Stored records
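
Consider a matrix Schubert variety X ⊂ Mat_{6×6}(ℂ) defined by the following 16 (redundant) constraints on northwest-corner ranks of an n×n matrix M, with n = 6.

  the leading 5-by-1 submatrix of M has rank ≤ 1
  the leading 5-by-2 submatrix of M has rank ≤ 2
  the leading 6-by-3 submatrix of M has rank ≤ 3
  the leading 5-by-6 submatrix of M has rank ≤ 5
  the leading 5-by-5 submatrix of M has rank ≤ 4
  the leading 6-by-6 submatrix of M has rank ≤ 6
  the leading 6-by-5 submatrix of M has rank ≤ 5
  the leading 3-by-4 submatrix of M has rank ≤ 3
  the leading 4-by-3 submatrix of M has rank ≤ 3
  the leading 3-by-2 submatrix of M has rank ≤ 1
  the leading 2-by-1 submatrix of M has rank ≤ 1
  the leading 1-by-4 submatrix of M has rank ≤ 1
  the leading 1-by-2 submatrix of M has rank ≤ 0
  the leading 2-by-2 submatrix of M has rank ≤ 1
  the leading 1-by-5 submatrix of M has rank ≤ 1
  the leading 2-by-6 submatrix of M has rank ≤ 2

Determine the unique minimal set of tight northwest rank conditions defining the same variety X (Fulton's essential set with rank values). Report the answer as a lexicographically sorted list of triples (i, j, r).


The tightest implied rank at each (i,j), from the 16 conditions:

  R[1]: 0  0  1  1  1  1
  R[2]: 1  1  2  2  2  2
  R[3]: 1  1  2  3  3  3
  R[4]: 1  2  3  4  4  4
  R[5]: 1  2  3  4  4  5
  R[6]: 1  2  3  4  5  6

second differences of R give the permutation w = (3, 1, 4, 2, 6, 5).

D(w) has 4 cells with 3 SE-corners; essential set:

[(1, 2, 0), (3, 2, 1), (5, 5, 4)]


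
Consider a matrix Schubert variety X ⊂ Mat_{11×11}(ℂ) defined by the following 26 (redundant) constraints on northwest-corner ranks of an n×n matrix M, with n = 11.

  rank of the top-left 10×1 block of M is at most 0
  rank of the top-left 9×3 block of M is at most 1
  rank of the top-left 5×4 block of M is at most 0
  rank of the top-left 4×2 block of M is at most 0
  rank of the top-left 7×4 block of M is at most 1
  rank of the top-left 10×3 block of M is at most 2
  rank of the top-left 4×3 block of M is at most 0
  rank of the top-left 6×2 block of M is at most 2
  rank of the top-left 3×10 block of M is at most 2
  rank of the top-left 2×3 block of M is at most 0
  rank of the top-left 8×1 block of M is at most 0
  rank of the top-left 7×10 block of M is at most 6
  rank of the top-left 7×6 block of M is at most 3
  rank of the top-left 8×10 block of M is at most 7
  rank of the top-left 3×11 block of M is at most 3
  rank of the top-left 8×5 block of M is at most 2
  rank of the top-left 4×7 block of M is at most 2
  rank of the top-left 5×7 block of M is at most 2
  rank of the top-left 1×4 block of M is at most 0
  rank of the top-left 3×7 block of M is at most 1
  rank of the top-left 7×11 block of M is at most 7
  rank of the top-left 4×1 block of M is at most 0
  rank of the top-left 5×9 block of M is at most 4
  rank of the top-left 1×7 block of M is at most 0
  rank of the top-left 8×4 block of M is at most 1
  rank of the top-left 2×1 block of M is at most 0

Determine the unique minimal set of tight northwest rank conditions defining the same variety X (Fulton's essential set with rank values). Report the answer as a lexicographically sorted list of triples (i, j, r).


The tightest implied rank at each (i,j), from the 26 conditions:

  R[1]: 0  0  0  0  0  0  0  1  1  1  1
  R[2]: 0  0  0  0  1  1  1  2  2  2  2
  R[3]: 0  0  0  0  1  1  1  2  2  2  3
  R[4]: 0  0  0  0  1  2  2  3  3  3  4
  R[5]: 0  0  0  0  1  2  2  3  4  4  5
  R[6]: 0  1  1  1  2  3  3  4  5  5  6
  R[7]: 0  1  1  1  2  3  4  5  6  6  7
  R[8]: 0  1  1  1  2  3  4  5  6  7  8
  R[9]: 0  1  1  2  3  4  5  6  7  8  9
  R[10]: 0  1  2  3  4  5  6  7  8  9  10
  R[11]: 1  2  3  4  5  6  7  8  9  10  11

the unique w with this rank table is (8, 5, 11, 6, 9, 2, 7, 10, 4, 3, 1).

Fulton essential set (8 of the 38 Rothe cells):

[(1, 7, 0), (3, 7, 1), (3, 10, 2), (5, 4, 0), (5, 7, 2), (8, 4, 1), (9, 3, 1), (10, 1, 0)]


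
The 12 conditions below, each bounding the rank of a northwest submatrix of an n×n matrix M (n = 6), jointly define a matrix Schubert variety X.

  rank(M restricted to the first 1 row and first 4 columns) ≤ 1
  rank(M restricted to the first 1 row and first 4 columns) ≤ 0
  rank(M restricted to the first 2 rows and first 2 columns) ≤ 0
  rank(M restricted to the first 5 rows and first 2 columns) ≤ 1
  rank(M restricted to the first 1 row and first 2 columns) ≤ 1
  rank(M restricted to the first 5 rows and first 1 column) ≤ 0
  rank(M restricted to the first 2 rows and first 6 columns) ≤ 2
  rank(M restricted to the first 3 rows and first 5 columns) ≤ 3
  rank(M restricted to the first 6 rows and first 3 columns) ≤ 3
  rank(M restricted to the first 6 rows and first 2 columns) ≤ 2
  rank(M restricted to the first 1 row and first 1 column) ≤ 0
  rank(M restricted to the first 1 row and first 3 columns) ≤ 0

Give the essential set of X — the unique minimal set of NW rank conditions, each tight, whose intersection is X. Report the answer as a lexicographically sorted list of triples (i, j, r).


The tightest implied rank at each (i,j), from the 12 conditions:

  R[1]: 0, 0, 0, 0, 1, 1
  R[2]: 0, 0, 1, 1, 2, 2
  R[3]: 0, 1, 2, 2, 3, 3
  R[4]: 0, 1, 2, 3, 4, 4
  R[5]: 0, 1, 2, 3, 4, 5
  R[6]: 1, 2, 3, 4, 5, 6

the unique w with this rank table is (5, 3, 2, 4, 6, 1).

3 SE-corners of the 9-cell Rothe diagram give Ess(w):

[(1, 4, 0), (2, 2, 0), (5, 1, 0)]


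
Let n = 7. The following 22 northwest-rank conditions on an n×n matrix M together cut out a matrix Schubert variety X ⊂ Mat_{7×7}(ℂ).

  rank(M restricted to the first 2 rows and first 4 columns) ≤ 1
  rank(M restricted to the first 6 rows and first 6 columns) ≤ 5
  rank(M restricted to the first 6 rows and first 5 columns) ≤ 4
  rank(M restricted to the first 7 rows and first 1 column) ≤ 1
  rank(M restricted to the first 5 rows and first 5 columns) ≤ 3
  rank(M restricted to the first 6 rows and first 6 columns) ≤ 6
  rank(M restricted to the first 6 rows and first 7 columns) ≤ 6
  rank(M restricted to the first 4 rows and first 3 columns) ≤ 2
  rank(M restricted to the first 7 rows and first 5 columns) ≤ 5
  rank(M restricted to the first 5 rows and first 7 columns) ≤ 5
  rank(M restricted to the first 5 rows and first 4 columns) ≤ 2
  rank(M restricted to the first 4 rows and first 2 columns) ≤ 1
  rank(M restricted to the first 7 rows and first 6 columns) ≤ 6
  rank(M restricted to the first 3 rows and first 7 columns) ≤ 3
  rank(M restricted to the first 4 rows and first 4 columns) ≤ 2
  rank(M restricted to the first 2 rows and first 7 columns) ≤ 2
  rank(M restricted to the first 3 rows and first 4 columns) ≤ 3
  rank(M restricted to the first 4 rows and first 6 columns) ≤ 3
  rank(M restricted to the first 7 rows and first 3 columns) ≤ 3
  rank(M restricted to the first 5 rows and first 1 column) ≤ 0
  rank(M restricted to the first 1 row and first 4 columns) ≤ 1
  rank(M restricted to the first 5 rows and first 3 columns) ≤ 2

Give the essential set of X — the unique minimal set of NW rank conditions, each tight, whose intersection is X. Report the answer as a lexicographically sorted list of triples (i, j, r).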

> [Action item]: Retype only the stretch of lines above starting at the one with "rank of the top-left 4×3" and stopping at the one with "rank of the top-left 7×11", exactly as written, with both kept.

> [Task response]:
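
  rank of the top-left 4×3 block of M is at most 0
  rank of the top-left 6×2 block of M is at most 2
  rank of the top-left 3×10 block of M is at most 2
  rank of the top-left 2×3 block of M is at most 0
  rank of the top-left 8×1 block of M is at most 0
  rank of the top-left 7×10 block of M is at most 6
  rank of the top-left 7×6 block of M is at most 3
  rank of the top-left 8×10 block of M is at most 7
  rank of the top-left 3×11 block of M is at most 3
  rank of the top-left 8×5 block of M is at most 2
  rank of the top-left 4×7 block of M is at most 2
  rank of the top-left 5×7 block of M is at most 2
  rank of the top-left 1×4 block of M is at most 0
  rank of the top-left 3×7 block of M is at most 1
  rank of the top-left 7×11 block of M is at most 7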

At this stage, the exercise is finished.